**WHAT YOU HAVE TO DO**
Go through the listing below and reproduce it word for word.

# # # #

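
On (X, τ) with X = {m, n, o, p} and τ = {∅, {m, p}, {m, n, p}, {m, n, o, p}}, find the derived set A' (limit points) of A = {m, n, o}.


A' = {n, o, p}

For each x ∈ X, list the open sets U ∈ τ with x ∈ U, then check whether U ∩ (A ∖ {x}) ≠ ∅ for every such U.
  x = m: open {m, p} ∋ x has {m, p} ∩ (A ∖ {m}) = ∅, so x is NOT a limit point.
  x = n: opens ∋ x are {m, n, p}, {m, n, o, p}; each meets A ∖ {n}, so x IS a limit point.
  x = o: opens ∋ x are {m, n, o, p}; each meets A ∖ {o}, so x IS a limit point.
  x = p: opens ∋ x are {m, p}, {m, n, p}, {m, n, o, p}; each meets A ∖ {p}, so x IS a limit point.
Collecting: A' = {n, o, p}.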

# # # #

**SOLUTION FOR THIS EXERCISE**
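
On (X, τ) with X = {m, n, o, p} and τ = {∅, {m, p}, {m, n, p}, {m, n, o, p}}, find the derived set A' (limit points) of A = {m, n, o}.


A' = {n, o, p}

For each x ∈ X, list the open sets U ∈ τ with x ∈ U, then check whether U ∩ (A ∖ {x}) ≠ ∅ for every such U.
  x = m: open {m, p} ∋ x has {m, p} ∩ (A ∖ {m}) = ∅, so x is NOT a limit point.
  x = n: opens ∋ x are {m, n, p}, {m, n, o, p}; each meets A ∖ {n}, so x IS a limit point.
  x = o: opens ∋ x are {m, n, o, p}; each meets A ∖ {o}, so x IS a limit point.
  x = p: opens ∋ x are {m, p}, {m, n, p}, {m, n, o, p}; each meets A ∖ {p}, so x IS a limit point.
Collecting: A' = {n, o, p}.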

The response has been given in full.